[Opening TASK DATA section]
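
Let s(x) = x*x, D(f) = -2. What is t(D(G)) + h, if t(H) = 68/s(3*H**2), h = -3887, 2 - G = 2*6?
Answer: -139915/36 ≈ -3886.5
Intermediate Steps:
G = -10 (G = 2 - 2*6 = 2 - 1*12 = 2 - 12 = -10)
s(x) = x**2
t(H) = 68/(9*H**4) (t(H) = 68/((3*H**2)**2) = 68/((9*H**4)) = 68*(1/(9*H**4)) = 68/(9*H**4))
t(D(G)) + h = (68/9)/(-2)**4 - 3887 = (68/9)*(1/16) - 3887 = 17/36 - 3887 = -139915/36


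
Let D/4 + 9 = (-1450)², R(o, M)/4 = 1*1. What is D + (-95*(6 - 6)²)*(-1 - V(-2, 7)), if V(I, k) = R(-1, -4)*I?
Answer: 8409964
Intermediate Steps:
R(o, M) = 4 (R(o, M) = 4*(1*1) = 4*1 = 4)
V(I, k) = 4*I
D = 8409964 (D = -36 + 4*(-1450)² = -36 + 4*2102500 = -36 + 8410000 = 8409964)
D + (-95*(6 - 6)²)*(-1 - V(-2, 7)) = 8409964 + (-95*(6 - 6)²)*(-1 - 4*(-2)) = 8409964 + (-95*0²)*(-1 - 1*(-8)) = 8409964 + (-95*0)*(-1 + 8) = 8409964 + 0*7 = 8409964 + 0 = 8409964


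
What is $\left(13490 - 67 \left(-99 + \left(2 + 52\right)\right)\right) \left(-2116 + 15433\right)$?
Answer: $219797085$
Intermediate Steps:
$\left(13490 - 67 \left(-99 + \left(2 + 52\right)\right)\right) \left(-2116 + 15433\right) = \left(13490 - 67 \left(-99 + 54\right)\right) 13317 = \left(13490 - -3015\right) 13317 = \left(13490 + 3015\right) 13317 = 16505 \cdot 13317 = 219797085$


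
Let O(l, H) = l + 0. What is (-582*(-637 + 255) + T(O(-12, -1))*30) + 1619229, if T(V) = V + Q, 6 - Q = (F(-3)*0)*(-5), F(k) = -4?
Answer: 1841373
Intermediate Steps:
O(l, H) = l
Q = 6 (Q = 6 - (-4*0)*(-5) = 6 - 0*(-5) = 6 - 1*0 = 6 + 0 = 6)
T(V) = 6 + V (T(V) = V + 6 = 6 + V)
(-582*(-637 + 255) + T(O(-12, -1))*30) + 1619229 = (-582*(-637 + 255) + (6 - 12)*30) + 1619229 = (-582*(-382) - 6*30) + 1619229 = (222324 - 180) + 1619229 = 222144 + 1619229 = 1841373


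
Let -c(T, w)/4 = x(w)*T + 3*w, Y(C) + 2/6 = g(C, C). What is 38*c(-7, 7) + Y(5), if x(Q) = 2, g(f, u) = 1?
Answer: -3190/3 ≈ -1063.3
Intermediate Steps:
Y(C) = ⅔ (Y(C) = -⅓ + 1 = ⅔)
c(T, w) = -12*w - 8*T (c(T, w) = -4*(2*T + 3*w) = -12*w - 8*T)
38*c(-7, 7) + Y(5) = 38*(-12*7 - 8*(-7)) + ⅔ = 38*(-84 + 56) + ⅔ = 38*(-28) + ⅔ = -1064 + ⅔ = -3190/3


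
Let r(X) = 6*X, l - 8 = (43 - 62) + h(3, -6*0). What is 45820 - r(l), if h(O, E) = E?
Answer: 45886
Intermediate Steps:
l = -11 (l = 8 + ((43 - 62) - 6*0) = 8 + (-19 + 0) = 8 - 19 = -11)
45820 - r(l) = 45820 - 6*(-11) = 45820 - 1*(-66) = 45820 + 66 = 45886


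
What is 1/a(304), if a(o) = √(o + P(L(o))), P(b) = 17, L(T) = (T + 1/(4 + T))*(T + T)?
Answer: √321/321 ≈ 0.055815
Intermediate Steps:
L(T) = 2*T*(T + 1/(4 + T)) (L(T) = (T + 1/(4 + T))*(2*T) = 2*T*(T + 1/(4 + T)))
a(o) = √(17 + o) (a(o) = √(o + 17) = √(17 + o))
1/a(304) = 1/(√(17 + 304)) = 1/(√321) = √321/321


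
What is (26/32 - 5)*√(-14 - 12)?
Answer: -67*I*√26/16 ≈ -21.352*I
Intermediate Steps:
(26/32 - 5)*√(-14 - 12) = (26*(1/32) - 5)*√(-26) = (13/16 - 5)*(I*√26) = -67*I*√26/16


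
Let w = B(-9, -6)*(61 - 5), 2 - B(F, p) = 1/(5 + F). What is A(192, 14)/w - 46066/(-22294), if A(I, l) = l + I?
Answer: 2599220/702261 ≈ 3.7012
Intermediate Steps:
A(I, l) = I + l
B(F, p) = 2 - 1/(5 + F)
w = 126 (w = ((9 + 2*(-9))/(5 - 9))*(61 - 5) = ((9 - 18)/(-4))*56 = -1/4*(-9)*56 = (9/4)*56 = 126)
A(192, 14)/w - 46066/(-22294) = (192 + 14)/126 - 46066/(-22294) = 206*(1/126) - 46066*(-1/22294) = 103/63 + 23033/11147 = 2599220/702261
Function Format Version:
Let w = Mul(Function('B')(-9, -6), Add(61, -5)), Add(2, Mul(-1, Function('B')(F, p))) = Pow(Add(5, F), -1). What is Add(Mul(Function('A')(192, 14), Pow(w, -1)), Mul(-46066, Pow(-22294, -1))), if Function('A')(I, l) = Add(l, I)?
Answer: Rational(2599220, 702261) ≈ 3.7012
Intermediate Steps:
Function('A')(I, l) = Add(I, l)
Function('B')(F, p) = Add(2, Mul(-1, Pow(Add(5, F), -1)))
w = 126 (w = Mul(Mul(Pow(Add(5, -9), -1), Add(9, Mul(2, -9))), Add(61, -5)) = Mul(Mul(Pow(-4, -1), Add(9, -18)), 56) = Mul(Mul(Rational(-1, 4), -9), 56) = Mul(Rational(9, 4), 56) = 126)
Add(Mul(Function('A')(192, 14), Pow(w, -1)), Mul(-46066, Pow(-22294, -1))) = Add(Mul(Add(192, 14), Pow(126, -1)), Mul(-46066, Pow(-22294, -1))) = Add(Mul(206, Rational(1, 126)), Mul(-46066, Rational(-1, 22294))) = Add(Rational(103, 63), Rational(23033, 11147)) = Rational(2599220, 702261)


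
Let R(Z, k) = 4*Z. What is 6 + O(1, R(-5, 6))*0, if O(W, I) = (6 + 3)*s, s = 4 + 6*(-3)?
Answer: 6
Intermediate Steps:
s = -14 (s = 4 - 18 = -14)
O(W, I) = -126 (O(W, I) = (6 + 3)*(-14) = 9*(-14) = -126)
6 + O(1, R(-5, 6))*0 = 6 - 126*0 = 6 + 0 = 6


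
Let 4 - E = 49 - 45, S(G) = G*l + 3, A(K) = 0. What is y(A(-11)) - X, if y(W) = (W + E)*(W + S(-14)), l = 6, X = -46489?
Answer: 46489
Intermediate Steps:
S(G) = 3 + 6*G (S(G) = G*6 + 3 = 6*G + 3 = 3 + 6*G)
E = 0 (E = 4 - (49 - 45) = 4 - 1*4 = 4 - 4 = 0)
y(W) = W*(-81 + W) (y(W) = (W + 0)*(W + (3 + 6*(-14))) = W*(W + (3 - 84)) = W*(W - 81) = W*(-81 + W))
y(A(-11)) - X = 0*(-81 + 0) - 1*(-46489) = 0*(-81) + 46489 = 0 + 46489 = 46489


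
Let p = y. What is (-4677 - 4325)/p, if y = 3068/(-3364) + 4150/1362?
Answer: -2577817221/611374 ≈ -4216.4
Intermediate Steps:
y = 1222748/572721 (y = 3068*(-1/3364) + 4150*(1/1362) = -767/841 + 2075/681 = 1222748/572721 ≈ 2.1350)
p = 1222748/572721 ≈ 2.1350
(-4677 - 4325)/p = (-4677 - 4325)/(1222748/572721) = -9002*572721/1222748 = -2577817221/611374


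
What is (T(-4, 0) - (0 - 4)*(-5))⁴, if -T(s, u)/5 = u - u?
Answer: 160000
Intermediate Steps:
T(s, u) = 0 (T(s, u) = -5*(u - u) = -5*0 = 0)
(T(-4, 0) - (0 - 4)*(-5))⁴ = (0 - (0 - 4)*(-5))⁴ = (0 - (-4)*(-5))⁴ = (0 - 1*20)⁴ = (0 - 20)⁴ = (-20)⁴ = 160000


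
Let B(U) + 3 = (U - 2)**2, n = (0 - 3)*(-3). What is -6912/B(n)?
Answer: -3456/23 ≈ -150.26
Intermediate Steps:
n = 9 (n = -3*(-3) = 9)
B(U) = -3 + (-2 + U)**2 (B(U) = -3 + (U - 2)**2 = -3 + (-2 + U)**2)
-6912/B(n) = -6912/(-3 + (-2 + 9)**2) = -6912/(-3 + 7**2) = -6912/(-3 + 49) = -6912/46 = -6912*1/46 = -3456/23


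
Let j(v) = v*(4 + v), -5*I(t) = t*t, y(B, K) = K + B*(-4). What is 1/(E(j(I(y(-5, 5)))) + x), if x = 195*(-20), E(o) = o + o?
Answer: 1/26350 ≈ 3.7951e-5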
[Closing TASK DATA section]
◆ **WHAT NEEDS TO BE DONE**: Could you write out only the lines of the listing above from the one that contains "Let B(U) + 3" through its final line, exactly and inclusive?

◆ **EXERCISE SOLUTION**:
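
Let B(U) + 3 = (U - 2)**2, n = (0 - 3)*(-3). What is -6912/B(n)?
Answer: -3456/23 ≈ -150.26
Intermediate Steps:
n = 9 (n = -3*(-3) = 9)
B(U) = -3 + (-2 + U)**2 (B(U) = -3 + (U - 2)**2 = -3 + (-2 + U)**2)
-6912/B(n) = -6912/(-3 + (-2 + 9)**2) = -6912/(-3 + 7**2) = -6912/(-3 + 49) = -6912/46 = -6912*1/46 = -3456/23


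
Let j(v) = v*(4 + v), -5*I(t) = t*t, y(B, K) = K + B*(-4). What is 1/(E(j(I(y(-5, 5)))) + x), if x = 195*(-20), E(o) = o + o?
Answer: 1/26350 ≈ 3.7951e-5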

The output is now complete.